§ Brief
Look through the data below. Pick out the lines holding the string "Answer".

§ Material shown
:::

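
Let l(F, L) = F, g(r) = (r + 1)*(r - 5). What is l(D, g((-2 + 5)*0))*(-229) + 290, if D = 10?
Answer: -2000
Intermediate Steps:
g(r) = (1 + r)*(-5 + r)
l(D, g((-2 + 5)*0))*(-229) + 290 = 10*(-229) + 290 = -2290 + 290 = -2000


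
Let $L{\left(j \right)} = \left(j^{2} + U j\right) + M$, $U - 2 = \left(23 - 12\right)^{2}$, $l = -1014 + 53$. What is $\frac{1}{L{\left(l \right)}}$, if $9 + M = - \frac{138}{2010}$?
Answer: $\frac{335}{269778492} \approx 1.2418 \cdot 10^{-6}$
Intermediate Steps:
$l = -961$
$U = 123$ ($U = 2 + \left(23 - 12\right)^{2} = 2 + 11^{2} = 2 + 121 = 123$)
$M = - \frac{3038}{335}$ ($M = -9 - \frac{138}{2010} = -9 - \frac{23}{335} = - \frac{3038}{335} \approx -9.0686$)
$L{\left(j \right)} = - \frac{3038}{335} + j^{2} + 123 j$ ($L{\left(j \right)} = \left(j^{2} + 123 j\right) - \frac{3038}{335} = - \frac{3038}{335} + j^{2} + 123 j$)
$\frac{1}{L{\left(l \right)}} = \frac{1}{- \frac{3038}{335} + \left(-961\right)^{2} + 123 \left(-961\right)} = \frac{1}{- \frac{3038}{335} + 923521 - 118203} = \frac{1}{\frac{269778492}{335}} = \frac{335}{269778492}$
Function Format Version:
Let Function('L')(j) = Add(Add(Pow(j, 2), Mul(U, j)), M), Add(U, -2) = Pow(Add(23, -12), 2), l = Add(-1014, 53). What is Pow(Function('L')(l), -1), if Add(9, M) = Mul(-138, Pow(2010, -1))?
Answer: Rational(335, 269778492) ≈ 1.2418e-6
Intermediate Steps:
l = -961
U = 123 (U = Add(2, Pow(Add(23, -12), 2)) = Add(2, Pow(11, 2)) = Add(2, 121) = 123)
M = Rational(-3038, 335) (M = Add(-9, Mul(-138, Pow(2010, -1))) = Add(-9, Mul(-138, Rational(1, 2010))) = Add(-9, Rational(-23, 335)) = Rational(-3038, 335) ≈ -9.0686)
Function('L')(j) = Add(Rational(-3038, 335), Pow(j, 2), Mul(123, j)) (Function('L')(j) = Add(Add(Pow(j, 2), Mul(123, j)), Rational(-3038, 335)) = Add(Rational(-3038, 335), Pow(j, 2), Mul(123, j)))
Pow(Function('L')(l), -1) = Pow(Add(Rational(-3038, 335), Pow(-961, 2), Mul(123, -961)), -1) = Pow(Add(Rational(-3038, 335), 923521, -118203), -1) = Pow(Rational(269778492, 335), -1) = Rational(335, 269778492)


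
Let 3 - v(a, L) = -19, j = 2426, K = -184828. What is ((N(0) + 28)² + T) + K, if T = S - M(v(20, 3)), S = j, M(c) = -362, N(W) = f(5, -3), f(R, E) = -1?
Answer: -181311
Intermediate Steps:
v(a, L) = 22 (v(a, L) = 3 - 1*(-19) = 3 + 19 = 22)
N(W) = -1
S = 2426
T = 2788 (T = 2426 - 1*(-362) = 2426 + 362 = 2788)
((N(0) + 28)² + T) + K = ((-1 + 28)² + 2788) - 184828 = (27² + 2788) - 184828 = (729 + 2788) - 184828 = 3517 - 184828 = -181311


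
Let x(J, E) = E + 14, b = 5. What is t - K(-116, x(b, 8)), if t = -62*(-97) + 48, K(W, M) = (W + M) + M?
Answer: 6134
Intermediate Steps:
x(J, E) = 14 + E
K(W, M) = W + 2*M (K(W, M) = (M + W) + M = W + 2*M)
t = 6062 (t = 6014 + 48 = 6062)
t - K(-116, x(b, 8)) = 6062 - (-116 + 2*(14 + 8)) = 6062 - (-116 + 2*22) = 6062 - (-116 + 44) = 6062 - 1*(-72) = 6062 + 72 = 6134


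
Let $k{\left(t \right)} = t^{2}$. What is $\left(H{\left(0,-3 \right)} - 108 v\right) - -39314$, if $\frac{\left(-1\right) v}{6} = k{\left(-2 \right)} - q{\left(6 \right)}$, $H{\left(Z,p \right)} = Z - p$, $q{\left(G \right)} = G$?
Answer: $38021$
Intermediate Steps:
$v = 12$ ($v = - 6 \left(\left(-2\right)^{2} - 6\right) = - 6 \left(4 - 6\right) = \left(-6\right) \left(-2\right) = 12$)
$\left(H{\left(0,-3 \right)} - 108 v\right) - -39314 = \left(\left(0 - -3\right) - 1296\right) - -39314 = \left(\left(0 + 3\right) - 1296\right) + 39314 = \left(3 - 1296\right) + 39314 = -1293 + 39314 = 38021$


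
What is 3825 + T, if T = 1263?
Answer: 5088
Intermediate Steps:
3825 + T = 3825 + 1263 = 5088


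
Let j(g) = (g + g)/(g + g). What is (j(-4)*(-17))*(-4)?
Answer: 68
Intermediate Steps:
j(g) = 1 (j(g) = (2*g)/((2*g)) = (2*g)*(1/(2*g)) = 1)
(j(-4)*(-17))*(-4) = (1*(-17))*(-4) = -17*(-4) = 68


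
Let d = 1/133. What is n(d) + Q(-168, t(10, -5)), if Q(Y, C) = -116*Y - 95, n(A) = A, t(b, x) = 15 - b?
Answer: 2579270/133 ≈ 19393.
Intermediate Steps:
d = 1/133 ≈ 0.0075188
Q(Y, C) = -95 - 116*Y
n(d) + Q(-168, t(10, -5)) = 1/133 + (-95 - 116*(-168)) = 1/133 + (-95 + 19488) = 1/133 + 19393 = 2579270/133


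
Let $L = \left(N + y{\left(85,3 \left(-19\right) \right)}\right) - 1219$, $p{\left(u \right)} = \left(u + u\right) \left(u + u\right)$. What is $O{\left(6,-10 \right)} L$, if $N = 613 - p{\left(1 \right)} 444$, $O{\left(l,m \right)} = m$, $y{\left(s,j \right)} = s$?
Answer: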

:::

§ Exercise response
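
Answer: -2000
Answer: $\frac{335}{269778492} \approx 1.2418 \cdot 10^{-6}$
Answer: Rational(335, 269778492) ≈ 1.2418e-6
Answer: -181311
Answer: 6134
Answer: $38021$
Answer: 5088
Answer: 68
Answer: 2579270/133 ≈ 19393.
Answer: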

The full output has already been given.